==== Data provided

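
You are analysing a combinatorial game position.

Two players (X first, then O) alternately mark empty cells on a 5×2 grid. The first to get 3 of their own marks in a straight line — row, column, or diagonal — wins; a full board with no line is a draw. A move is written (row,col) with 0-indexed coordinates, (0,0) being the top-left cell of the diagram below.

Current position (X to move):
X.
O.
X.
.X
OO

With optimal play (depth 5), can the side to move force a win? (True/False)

p1 X@[X./O./X./.X/OO]: (0,1)[XX/O./X./.X/OO]+0* (1,1)[X./OX/X./.X/OO]+0 (2,1)[X./O./XX/.X/OO]+0 (3,0)[X./O./X./XX/OO]+0
p2 O@[XX/O./X./.X/OO]: (1,1)[XX/OO/X./.X/OO]+0* (2,1)[XX/O./XO/.X/OO]+0 (3,0)[XX/O./X./OX/OO]+0
p3 X@[XX/OO/X./.X/OO]: (2,1)[XX/OO/XX/.X/OO]+0* (3,0)[XX/OO/X./XX/OO]+0
p4 O@[XX/OO/XX/.X/OO]: (3,0)[XX/OO/XX/OX/OO]+0*
p5 X@[XX/OO/XX/OX/OO] terminal +0; root [X./O./X./.X/OO] d5

X winning at [X./O./X./.X/OO]: False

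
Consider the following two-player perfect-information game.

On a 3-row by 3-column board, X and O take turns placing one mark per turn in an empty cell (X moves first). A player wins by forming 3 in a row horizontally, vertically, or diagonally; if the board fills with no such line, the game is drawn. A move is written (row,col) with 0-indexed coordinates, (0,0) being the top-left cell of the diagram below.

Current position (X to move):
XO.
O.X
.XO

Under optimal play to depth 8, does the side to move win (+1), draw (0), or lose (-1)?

value(XO./O.X/.XO, X) = 0

p1 X@[XO./O.X/.XO]: (0,2)[XOX/O.X/.XO]+0* (1,1)[XO./OXX/.XO]+0 (2,0)[XO./O.X/XXO]+0
p2 O@[XOX/O.X/.XO]: (1,1)[XOX/OOX/.XO]+0* (2,0)[XOX/O.X/OXO]+0
p3 X@[XOX/OOX/.XO]: (2,0)[XOX/OOX/XXO]+0*
p4 O@[XOX/OOX/XXO] terminal +0; root [XO./O.X/.XO] d8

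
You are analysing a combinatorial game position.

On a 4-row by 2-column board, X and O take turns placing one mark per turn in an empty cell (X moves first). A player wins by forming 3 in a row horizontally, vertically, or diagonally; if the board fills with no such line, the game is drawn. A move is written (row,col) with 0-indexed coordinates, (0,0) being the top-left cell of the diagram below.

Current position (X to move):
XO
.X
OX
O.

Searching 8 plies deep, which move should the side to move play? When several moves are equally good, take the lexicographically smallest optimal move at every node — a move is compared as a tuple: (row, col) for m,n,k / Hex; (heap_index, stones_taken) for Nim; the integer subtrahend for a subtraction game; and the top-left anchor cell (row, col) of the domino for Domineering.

[XO/.X/OX/O.] X move#1: (1,0):+0/XO/XX/OX/O., (3,1):+1/XO/.X/OX/OX*
[XO/.X/OX/OX] end (terminal -1, O#2); searched XO/.X/OX/O. to 8

X's best at [XO/.X/OX/O.]: (3,1)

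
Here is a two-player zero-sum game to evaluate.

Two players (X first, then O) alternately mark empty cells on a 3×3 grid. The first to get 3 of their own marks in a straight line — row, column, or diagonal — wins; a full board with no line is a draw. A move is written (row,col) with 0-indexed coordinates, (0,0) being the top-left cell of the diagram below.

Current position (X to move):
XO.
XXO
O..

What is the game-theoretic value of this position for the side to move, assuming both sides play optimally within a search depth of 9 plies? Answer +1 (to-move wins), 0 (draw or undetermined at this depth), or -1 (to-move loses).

value(XO./XXO/O.., X) = +1

[XO./XXO/O..] X move#1: (0,2):+0/XOX/XXO/O.., (2,1):+0/XO./XXO/OX., (2,2):+1/XO./XXO/O.X*
[XO./XXO/O.X] end (terminal -1, O#2); searched XO./XXO/O.. to 9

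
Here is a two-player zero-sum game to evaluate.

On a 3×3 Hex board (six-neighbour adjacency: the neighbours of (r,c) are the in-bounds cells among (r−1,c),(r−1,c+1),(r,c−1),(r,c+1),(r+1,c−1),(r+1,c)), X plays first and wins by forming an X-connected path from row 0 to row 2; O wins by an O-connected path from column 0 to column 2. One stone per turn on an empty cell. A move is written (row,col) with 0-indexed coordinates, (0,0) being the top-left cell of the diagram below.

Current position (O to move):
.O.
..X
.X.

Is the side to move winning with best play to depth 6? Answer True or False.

O winning at [.O./..X/.X.]: True

p1 O@[.O./..X/.X.]: (0,0)[OO./..X/.X.]-1 (0,2)[.OO/..X/.X.]+1* (1,0)[.O./O.X/.X.]-1 (1,1)[.O./.OX/.X.]-1 (2,0)[.O./..X/OX.]-1 (2,2)[.O./..X/.XO]-1
p2 X@[.OO/..X/.X.]: (0,0)[XOO/..X/.X.]-1* (1,0)[.OO/X.X/.X.]-1 (1,1)[.OO/.XX/.X.]-1 (2,0)[.OO/..X/XX.]-1 (2,2)[.OO/..X/.XX]-1
p3 O@[XOO/..X/.X.]: (1,0)[XOO/O.X/.X.]+1* (1,1)[XOO/.OX/.X.]+1 (2,0)[XOO/..X/OX.]+1 (2,2)[XOO/..X/.XO]-1
p4 X@[XOO/O.X/.X.] terminal -1; root [.O./..X/.X.] d6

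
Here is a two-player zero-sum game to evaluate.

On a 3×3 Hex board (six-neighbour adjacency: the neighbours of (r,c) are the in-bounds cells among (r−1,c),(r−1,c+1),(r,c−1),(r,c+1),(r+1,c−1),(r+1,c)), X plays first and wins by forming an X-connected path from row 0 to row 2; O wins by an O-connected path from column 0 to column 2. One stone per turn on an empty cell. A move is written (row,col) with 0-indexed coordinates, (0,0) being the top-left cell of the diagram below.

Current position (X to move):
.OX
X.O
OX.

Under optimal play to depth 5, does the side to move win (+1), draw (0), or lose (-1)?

p1 X@[.OX/X.O/OX.]: (0,0)[XOX/X.O/OX.]-1 (1,1)[.OX/XXO/OX.]+1* (2,2)[.OX/X.O/OXX]-1
p2 O@[.OX/XXO/OX.] terminal -1; root [.OX/X.O/OX.] d5

value(.OX/X.O/OX., X) = +1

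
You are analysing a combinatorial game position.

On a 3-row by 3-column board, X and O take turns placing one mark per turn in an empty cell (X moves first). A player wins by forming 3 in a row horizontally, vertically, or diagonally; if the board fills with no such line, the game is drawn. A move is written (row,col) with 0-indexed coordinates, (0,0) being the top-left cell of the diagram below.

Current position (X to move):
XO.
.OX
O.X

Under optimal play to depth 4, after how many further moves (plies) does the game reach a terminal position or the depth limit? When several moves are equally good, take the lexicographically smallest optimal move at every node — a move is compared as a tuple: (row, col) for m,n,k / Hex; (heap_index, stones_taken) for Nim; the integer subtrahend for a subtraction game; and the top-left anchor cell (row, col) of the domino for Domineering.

[XO./.OX/O.X] X move#1: (0,2):+1/XOX/.OX/O.X*, (1,0):-1/XO./XOX/O.X, (2,1):-1/XO./.OX/OXX
[XOX/.OX/O.X] end (terminal -1, O#2); searched XO./.OX/O.X to 4

PV length from [XO./.OX/O.X]: 1 ply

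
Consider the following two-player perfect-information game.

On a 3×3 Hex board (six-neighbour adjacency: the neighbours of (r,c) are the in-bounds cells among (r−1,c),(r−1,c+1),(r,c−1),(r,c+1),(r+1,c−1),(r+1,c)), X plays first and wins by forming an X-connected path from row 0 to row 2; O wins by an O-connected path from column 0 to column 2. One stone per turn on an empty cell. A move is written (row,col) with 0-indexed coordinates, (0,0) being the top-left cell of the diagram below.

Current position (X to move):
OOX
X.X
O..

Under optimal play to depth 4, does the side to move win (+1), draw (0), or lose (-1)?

value(OOX/X.X/O.., X) = +1

p1 X@[OOX/X.X/O..]: (1,1)[OOX/XXX/O..]+1* (2,1)[OOX/X.X/OX.]+1 (2,2)[OOX/X.X/O.X]+1
p2 O@[OOX/XXX/O..]: (2,1)[OOX/XXX/OO.]-1* (2,2)[OOX/XXX/O.O]-1
p3 X@[OOX/XXX/OO.]: (2,2)[OOX/XXX/OOX]+1*
p4 O@[OOX/XXX/OOX] terminal -1; root [OOX/X.X/O..] d4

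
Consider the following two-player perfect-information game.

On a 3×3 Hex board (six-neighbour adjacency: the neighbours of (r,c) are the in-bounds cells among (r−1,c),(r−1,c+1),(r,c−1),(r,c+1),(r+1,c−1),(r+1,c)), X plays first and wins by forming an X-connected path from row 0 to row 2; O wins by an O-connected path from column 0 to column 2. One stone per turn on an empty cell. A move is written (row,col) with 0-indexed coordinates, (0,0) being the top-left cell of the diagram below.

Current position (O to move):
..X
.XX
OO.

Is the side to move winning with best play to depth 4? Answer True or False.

O winning at [..X/.XX/OO.]: True

[..X/.XX/OO.] O move#1: (0,0):-1/O.X/.XX/OO., (0,1):-1/.OX/.XX/OO., (1,0):-1/..X/OXX/OO., (2,2):+1/..X/.XX/OOO*
[..X/.XX/OOO] end (terminal -1, X#2); searched ..X/.XX/OO. to 4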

========

- **Task objective**
Would you repeat, exactly and with nothing added, every line from the line containing "4? Answer True or False." through the last line of the records above?

- **Completed task**
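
Is the side to move winning with best play to depth 4? Answer True or False.

O winning at [..X/.XX/OO.]: True

[..X/.XX/OO.] O move#1: (0,0):-1/O.X/.XX/OO., (0,1):-1/.OX/.XX/OO., (1,0):-1/..X/OXX/OO., (2,2):+1/..X/.XX/OOO*
[..X/.XX/OOO] end (terminal -1, X#2); searched ..X/.XX/OO. to 4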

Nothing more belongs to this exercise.